:: Exercise ::
From the data below, set down exactly the lines between the one holding "A satellite attitude control loop has plant P(s) = 2.8/(s(s" and the one holding "A voltage regulator has plant G(s) = 1/(s", inclusive, and no others.

Start of Available records

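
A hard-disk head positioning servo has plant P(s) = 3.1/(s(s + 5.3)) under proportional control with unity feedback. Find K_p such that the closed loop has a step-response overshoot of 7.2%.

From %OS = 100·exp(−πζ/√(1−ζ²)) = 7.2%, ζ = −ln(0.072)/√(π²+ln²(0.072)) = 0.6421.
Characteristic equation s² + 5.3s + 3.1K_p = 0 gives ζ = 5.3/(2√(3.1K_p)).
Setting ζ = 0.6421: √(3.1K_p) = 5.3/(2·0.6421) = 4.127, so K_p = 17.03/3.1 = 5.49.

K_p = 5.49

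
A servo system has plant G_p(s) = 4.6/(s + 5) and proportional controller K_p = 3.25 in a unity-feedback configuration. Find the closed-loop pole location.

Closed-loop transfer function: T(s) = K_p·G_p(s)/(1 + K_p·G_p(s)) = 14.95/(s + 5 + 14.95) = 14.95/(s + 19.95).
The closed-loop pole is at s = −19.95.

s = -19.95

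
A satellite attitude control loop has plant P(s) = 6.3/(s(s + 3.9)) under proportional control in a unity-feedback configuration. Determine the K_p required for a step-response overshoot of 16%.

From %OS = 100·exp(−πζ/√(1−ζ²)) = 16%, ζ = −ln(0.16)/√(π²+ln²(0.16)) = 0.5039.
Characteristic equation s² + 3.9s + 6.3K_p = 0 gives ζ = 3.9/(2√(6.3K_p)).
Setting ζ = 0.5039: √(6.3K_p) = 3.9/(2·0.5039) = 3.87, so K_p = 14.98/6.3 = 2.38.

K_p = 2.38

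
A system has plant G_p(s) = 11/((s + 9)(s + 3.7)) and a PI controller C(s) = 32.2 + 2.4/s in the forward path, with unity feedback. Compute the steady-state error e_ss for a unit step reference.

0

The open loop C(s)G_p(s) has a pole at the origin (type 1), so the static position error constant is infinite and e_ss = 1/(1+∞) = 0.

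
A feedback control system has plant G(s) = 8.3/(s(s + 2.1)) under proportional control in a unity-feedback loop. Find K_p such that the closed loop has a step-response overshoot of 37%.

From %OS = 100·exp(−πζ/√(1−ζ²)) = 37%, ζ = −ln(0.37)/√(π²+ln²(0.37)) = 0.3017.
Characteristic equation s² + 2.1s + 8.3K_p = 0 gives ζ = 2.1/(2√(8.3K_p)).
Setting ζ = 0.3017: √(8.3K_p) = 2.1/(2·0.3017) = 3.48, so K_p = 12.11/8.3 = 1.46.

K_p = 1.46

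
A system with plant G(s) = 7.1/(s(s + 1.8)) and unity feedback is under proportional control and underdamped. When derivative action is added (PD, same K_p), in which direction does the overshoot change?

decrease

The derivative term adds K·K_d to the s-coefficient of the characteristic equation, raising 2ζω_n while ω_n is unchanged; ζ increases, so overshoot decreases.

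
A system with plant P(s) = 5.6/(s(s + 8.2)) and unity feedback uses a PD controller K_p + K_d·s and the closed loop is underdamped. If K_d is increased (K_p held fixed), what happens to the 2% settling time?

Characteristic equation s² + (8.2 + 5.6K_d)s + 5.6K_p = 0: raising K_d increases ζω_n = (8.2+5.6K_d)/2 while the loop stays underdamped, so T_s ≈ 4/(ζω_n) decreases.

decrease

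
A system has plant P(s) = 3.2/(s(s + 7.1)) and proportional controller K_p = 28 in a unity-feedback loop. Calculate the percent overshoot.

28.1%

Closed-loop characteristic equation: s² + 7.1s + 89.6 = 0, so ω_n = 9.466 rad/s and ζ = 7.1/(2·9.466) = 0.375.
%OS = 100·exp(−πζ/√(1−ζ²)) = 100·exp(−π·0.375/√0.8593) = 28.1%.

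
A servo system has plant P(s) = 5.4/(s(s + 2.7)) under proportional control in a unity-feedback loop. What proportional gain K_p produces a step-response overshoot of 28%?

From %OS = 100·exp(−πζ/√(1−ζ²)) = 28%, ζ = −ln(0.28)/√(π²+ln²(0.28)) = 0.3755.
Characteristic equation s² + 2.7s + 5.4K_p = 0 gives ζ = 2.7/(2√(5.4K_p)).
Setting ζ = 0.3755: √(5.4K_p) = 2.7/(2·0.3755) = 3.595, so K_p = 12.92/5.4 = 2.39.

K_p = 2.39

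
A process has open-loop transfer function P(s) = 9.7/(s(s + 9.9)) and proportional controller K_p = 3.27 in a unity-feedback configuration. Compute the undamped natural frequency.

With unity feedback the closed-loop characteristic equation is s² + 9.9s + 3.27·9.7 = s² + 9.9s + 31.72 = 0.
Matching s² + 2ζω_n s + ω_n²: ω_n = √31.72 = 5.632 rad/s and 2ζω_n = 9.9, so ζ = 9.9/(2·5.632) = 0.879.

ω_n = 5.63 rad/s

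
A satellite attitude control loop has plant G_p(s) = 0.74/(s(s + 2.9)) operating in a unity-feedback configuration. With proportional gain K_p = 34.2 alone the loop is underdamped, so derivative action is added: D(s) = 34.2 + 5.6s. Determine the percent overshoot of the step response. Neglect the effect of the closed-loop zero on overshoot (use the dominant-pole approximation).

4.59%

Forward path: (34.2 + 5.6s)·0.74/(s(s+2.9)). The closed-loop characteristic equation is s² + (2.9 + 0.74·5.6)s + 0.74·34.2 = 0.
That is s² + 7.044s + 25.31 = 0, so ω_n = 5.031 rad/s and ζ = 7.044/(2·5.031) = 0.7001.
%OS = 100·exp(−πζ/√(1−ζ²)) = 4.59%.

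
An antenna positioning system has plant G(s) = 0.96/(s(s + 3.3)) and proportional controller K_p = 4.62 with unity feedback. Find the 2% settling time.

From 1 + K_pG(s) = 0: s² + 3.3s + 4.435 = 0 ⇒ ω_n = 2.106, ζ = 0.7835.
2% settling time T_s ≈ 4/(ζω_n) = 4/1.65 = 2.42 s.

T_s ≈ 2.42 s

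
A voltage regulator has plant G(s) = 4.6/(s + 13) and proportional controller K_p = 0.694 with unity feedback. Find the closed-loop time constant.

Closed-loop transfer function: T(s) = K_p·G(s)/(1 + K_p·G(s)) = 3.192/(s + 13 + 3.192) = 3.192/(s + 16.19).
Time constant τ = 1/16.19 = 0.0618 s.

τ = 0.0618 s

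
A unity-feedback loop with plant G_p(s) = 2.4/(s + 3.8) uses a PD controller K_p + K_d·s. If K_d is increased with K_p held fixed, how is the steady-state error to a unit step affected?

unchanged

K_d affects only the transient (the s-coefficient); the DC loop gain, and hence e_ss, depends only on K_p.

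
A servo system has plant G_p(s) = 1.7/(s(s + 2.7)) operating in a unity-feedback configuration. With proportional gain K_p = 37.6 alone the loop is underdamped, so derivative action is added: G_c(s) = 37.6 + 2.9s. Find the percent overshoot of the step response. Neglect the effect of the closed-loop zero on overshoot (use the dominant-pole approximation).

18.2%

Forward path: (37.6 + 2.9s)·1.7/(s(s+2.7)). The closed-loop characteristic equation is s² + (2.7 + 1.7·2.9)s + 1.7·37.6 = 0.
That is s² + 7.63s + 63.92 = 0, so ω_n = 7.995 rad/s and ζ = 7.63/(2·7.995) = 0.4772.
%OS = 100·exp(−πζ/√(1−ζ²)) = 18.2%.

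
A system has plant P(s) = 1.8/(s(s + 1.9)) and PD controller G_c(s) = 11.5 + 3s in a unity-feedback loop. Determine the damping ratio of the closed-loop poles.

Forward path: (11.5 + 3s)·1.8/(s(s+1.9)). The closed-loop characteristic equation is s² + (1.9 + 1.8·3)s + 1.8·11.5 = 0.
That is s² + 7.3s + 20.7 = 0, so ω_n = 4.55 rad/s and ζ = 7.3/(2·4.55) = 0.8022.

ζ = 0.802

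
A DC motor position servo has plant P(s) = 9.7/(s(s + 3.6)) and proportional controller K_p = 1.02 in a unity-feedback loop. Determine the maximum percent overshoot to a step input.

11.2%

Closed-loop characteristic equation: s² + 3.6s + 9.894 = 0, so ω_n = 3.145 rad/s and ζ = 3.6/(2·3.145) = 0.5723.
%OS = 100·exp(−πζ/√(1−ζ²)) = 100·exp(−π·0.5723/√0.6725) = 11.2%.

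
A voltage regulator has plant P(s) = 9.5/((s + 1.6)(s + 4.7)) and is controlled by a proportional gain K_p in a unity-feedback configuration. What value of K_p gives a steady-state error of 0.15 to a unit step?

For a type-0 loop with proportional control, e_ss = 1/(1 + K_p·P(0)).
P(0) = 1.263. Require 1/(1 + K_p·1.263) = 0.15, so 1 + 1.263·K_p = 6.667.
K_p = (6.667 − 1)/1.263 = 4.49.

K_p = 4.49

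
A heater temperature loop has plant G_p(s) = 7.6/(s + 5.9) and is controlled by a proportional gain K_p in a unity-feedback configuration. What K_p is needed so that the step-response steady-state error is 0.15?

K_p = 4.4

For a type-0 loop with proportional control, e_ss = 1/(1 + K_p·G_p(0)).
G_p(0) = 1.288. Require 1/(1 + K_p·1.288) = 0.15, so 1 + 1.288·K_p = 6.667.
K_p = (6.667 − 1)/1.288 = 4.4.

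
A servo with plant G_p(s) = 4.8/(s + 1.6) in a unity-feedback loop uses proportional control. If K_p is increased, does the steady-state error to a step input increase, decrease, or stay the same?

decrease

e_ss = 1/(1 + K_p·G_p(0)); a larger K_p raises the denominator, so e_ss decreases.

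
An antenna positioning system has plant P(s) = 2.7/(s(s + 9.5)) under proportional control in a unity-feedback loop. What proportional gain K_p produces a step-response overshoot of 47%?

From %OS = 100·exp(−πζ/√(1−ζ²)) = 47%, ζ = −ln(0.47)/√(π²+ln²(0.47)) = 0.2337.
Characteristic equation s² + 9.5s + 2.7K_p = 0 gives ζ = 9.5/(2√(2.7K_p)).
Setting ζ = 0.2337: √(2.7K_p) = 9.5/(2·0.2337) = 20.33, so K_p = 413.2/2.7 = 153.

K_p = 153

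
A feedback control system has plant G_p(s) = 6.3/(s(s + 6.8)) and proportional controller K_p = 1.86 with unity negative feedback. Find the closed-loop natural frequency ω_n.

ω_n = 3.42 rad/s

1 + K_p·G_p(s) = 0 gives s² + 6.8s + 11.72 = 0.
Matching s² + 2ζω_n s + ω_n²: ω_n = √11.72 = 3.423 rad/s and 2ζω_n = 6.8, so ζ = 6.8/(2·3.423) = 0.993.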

End of Available records
Start of Available records

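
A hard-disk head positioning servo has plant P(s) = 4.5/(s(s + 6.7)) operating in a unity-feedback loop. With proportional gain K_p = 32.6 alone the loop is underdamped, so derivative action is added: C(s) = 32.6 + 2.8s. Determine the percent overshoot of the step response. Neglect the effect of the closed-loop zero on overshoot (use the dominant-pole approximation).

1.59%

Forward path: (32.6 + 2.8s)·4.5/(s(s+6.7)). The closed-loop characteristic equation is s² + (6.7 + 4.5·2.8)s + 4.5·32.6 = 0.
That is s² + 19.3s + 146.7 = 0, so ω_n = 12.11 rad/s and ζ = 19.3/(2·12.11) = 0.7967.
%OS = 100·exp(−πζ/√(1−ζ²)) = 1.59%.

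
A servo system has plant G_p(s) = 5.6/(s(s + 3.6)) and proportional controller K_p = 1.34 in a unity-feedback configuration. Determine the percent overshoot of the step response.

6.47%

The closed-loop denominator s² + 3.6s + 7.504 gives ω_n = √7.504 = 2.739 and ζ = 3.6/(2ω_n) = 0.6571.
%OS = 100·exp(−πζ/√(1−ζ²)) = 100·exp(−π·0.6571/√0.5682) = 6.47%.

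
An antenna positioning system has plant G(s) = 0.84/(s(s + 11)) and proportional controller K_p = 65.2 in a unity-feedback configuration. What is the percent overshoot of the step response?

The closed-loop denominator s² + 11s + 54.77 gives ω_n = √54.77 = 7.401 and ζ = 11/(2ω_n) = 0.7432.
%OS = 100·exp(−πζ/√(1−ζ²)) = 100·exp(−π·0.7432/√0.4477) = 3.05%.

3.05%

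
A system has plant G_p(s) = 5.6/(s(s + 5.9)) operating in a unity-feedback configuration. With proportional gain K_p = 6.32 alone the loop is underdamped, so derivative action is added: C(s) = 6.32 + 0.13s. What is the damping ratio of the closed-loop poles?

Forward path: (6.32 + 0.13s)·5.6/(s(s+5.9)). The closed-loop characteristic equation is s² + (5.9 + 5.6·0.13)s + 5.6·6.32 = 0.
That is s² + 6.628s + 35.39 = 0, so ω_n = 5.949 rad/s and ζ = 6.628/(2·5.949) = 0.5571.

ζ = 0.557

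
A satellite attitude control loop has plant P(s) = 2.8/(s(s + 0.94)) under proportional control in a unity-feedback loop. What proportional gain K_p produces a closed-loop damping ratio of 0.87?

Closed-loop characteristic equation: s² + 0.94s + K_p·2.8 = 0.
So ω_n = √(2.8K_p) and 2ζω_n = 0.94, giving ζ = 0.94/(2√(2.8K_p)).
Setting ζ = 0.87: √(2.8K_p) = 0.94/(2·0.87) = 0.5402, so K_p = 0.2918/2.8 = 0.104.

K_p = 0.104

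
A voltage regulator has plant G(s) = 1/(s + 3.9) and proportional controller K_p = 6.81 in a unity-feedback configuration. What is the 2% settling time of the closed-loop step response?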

End of Available records

:: Written solution ::
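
A satellite attitude control loop has plant P(s) = 2.8/(s(s + 0.94)) under proportional control in a unity-feedback loop. What proportional gain K_p produces a closed-loop damping ratio of 0.87?

Closed-loop characteristic equation: s² + 0.94s + K_p·2.8 = 0.
So ω_n = √(2.8K_p) and 2ζω_n = 0.94, giving ζ = 0.94/(2√(2.8K_p)).
Setting ζ = 0.87: √(2.8K_p) = 0.94/(2·0.87) = 0.5402, so K_p = 0.2918/2.8 = 0.104.

K_p = 0.104

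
A voltage regulator has plant G(s) = 1/(s + 3.9) and proportional controller K_p = 6.81 in a unity-feedback configuration. What is the 2% settling time of the closed-loop step response?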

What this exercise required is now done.